Dataset records
-------

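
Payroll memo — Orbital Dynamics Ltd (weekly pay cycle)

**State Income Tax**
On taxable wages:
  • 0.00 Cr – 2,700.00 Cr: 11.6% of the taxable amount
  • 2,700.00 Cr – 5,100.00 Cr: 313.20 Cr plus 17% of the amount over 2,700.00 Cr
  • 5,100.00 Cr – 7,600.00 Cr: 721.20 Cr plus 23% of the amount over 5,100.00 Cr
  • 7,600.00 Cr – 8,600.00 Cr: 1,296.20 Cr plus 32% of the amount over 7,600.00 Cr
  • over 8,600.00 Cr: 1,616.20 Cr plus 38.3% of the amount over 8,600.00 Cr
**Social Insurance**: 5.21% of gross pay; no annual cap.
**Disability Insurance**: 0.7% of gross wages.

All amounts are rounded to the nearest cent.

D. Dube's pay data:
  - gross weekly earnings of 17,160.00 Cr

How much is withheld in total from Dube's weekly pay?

5,908.84 Cr

State Income Tax: taxable = 17,160.00 Cr
  1,616.20 Cr + 38.3% × (17,160.00 Cr − 8,600.00 Cr) = 1,616.20 Cr + 38.3% × 8,560.00 Cr = 4,894.68 Cr
Social Insurance: 5.21% × 17,160.00 Cr = 894.04 Cr
Disability Insurance: 0.7% × 17,160.00 Cr = 120.12 Cr
Total: 4,894.68 Cr + 894.04 Cr + 120.12 Cr = 5,908.84 Cr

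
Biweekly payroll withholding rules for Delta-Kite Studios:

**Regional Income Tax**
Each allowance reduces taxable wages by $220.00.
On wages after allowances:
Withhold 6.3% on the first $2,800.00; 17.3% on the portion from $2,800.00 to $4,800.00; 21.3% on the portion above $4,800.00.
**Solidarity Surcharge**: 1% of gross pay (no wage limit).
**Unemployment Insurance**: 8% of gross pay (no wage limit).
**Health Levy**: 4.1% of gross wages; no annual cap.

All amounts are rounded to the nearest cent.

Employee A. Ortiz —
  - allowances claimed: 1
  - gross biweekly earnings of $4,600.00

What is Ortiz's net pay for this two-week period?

Regional Income Tax: taxable = $4,600.00 − 1×$220.00 = $4,380.00
  $176.40 + 17.3% × ($4,380.00 − $2,800.00) = $176.40 + 17.3% × $1,580.00 = $449.74
Solidarity Surcharge: 1% × $4,600.00 = $46.00
Unemployment Insurance: 8% × $4,600.00 = $368.00
Health Levy: 4.1% × $4,600.00 = $188.60
Total withheld: $449.74 + $46.00 + $368.00 + $188.60 = $1,052.34
Net pay: $4,600.00 − $1,052.34 = $3,547.66

$3,547.66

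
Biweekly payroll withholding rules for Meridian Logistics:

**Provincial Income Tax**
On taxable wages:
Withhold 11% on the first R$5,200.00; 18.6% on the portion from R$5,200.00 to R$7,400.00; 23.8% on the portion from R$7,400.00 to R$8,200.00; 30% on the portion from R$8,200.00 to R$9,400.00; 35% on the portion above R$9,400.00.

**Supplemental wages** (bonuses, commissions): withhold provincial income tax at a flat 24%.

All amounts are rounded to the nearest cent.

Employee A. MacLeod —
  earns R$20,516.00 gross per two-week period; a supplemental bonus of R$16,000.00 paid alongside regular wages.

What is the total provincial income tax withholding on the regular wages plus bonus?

R$9,262.20

Provincial Income Tax: taxable = R$20,516.00
  R$1,531.60 + 35% × (R$20,516.00 − R$9,400.00) = R$1,531.60 + 35% × R$11,116.00 = R$5,422.20
Supplemental (24% flat on bonus): 24% × R$16,000.00 = R$3,840.00
Total provincial income tax: R$5,422.20 + R$3,840.00 = R$9,262.20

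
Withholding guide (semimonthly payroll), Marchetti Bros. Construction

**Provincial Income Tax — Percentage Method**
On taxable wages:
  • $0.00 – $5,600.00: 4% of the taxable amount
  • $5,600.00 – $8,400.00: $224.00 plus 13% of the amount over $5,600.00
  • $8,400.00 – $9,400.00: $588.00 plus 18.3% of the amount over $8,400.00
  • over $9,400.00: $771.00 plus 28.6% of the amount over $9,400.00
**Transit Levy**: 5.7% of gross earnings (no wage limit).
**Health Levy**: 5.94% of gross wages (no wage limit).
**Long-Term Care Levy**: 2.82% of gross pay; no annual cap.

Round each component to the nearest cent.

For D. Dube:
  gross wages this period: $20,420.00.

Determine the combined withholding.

$6,875.45

Provincial Income Tax: taxable = $20,420.00
  $771.00 + 28.6% × ($20,420.00 − $9,400.00) = $771.00 + 28.6% × $11,020.00 = $3,922.72
Transit Levy: 5.7% × $20,420.00 = $1,163.94
Health Levy: 5.94% × $20,420.00 = $1,212.95
Long-Term Care Levy: 2.82% × $20,420.00 = $575.84
Total: $3,922.72 + $1,163.94 + $1,212.95 + $575.84 = $6,875.45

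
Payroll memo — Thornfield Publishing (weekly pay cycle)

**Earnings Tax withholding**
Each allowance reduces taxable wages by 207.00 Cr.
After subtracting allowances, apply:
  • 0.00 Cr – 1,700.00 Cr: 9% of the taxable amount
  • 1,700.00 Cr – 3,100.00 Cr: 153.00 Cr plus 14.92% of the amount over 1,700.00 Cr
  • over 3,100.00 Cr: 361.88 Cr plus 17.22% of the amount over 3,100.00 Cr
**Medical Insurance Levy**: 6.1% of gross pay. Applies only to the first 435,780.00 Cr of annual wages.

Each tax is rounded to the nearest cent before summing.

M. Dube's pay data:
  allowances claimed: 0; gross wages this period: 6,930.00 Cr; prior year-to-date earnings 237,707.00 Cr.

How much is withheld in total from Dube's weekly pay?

1,444.14 Cr

Earnings Tax: taxable = 6,930.00 Cr
  361.88 Cr + 17.22% × (6,930.00 Cr − 3,100.00 Cr) = 361.88 Cr + 17.22% × 3,830.00 Cr = 1,021.41 Cr
Medical Insurance Levy: 6.1% × 6,930.00 Cr = 422.73 Cr
Total: 1,021.41 Cr + 422.73 Cr = 1,444.14 Cr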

-------

Required action
Lines holding the word "first" are the answer; copy every one from the records above.

Solved problem
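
Withhold 6.3% on the first $2,800.00; 17.3% on the portion from $2,800.00 to $4,800.00; 21.3% on the portion above $4,800.00.
Withhold 11% on the first R$5,200.00; 18.6% on the portion from R$5,200.00 to R$7,400.00; 23.8% on the portion from R$7,400.00 to R$8,200.00; 30% on the portion from R$8,200.00 to R$9,400.00; 35% on the portion above R$9,400.00.
**Medical Insurance Levy**: 6.1% of gross pay. Applies only to the first 435,780.00 Cr of annual wages.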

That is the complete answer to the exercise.